**THE PROBLEM**. Reproduce exactly, and only, the lines below from the one containing "Let a = 2. What is (0*11)*a?" through the one containing "Answer: 20391829/7293468 ≈ 2.7959".

**Data items**.
+ + + + + + +
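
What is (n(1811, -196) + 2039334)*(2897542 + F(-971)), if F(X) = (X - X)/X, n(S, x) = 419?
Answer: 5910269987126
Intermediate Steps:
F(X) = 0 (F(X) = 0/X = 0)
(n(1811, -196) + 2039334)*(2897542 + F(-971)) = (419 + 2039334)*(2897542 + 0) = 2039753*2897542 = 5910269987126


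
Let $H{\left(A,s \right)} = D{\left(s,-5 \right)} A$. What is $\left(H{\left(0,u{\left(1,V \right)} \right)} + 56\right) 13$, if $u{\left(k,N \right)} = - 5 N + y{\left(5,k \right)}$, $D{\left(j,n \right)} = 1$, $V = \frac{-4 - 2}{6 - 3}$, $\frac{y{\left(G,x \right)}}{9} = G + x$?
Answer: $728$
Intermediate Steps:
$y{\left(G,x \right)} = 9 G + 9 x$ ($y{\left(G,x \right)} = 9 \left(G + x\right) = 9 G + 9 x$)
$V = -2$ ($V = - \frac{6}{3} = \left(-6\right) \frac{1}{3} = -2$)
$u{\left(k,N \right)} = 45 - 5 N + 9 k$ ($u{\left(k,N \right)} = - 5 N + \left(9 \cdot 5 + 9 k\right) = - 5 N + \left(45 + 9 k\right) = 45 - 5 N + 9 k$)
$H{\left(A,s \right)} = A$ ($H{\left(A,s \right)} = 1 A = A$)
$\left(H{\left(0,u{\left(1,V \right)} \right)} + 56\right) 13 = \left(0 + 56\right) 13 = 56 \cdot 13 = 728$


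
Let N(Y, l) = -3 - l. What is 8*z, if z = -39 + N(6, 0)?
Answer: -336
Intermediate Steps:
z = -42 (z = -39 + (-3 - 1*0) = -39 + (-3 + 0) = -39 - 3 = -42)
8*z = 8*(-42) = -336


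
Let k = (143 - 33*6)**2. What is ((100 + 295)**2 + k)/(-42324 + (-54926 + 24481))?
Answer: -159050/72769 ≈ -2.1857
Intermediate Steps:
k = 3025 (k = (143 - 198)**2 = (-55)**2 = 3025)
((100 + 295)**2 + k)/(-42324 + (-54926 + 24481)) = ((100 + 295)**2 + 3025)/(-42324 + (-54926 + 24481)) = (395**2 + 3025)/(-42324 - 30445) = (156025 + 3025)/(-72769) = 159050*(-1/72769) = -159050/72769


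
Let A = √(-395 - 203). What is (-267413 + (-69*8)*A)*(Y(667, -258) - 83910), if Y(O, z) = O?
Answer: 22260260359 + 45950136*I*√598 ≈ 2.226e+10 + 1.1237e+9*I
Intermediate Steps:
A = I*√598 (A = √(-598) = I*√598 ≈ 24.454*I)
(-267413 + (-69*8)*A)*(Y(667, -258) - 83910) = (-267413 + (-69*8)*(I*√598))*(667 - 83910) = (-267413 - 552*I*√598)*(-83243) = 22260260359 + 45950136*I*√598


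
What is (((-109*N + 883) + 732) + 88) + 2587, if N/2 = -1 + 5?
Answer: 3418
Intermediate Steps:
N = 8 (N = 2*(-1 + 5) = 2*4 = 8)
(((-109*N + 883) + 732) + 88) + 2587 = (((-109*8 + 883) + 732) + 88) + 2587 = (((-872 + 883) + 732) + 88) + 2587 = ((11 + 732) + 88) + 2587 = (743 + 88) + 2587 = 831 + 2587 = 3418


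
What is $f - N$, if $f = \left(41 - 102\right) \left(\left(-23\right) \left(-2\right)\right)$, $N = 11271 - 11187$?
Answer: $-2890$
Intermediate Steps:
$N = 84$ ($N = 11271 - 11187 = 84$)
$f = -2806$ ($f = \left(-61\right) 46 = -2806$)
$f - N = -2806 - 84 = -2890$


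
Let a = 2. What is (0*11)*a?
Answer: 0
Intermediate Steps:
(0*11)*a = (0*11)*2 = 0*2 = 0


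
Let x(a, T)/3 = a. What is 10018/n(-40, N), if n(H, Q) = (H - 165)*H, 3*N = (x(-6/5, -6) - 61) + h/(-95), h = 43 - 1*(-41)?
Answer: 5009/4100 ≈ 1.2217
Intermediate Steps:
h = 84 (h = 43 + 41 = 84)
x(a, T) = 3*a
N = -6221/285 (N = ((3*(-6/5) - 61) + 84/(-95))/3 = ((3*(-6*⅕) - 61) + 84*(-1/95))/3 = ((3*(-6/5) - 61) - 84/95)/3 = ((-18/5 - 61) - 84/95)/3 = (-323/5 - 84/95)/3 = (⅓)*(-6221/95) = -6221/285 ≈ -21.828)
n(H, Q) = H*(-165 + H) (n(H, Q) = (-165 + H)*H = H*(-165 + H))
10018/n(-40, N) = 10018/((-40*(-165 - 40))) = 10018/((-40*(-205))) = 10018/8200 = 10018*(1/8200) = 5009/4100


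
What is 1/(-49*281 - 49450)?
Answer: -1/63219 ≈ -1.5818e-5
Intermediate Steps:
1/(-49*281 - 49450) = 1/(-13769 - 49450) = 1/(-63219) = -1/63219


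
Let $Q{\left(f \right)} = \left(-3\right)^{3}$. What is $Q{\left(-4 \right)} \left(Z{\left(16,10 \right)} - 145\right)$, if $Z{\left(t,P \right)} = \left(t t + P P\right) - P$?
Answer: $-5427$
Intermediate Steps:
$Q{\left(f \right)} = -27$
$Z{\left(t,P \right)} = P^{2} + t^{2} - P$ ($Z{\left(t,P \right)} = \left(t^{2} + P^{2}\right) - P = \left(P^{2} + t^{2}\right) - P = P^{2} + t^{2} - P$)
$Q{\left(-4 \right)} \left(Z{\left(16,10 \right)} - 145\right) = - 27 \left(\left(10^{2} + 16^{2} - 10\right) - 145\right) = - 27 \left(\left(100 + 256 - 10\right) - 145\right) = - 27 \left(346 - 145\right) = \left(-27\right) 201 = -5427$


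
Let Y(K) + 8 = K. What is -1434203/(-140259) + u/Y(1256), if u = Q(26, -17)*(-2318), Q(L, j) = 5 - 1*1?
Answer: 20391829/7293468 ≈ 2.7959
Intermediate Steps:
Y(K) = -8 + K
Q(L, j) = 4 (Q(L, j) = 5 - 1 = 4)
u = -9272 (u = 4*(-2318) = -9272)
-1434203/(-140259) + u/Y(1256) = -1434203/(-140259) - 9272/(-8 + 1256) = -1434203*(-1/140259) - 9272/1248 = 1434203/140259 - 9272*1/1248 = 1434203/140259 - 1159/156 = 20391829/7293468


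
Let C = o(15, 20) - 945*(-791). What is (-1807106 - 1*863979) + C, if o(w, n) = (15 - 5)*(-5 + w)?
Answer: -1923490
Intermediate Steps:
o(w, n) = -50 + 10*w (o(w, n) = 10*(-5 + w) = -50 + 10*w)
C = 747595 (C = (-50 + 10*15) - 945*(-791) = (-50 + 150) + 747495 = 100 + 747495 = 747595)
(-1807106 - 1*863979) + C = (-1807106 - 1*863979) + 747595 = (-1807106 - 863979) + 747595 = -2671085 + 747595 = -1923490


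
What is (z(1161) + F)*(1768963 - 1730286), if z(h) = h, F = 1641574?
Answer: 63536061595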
+ + + + + + +
**THE COMPLETED TASK**.
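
Let a = 2. What is (0*11)*a?
Answer: 0
Intermediate Steps:
(0*11)*a = (0*11)*2 = 0*2 = 0


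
Let x(a, T)/3 = a. What is 10018/n(-40, N), if n(H, Q) = (H - 165)*H, 3*N = (x(-6/5, -6) - 61) + h/(-95), h = 43 - 1*(-41)?
Answer: 5009/4100 ≈ 1.2217
Intermediate Steps:
h = 84 (h = 43 + 41 = 84)
x(a, T) = 3*a
N = -6221/285 (N = ((3*(-6/5) - 61) + 84/(-95))/3 = ((3*(-6*⅕) - 61) + 84*(-1/95))/3 = ((3*(-6/5) - 61) - 84/95)/3 = ((-18/5 - 61) - 84/95)/3 = (-323/5 - 84/95)/3 = (⅓)*(-6221/95) = -6221/285 ≈ -21.828)
n(H, Q) = H*(-165 + H) (n(H, Q) = (-165 + H)*H = H*(-165 + H))
10018/n(-40, N) = 10018/((-40*(-165 - 40))) = 10018/((-40*(-205))) = 10018/8200 = 10018*(1/8200) = 5009/4100


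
What is 1/(-49*281 - 49450)?
Answer: -1/63219 ≈ -1.5818e-5
Intermediate Steps:
1/(-49*281 - 49450) = 1/(-13769 - 49450) = 1/(-63219) = -1/63219


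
Let $Q{\left(f \right)} = \left(-3\right)^{3}$. What is $Q{\left(-4 \right)} \left(Z{\left(16,10 \right)} - 145\right)$, if $Z{\left(t,P \right)} = \left(t t + P P\right) - P$?
Answer: $-5427$
Intermediate Steps:
$Q{\left(f \right)} = -27$
$Z{\left(t,P \right)} = P^{2} + t^{2} - P$ ($Z{\left(t,P \right)} = \left(t^{2} + P^{2}\right) - P = \left(P^{2} + t^{2}\right) - P = P^{2} + t^{2} - P$)
$Q{\left(-4 \right)} \left(Z{\left(16,10 \right)} - 145\right) = - 27 \left(\left(10^{2} + 16^{2} - 10\right) - 145\right) = - 27 \left(\left(100 + 256 - 10\right) - 145\right) = - 27 \left(346 - 145\right) = \left(-27\right) 201 = -5427$


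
Let Y(K) + 8 = K. What is -1434203/(-140259) + u/Y(1256), if u = Q(26, -17)*(-2318), Q(L, j) = 5 - 1*1?
Answer: 20391829/7293468 ≈ 2.7959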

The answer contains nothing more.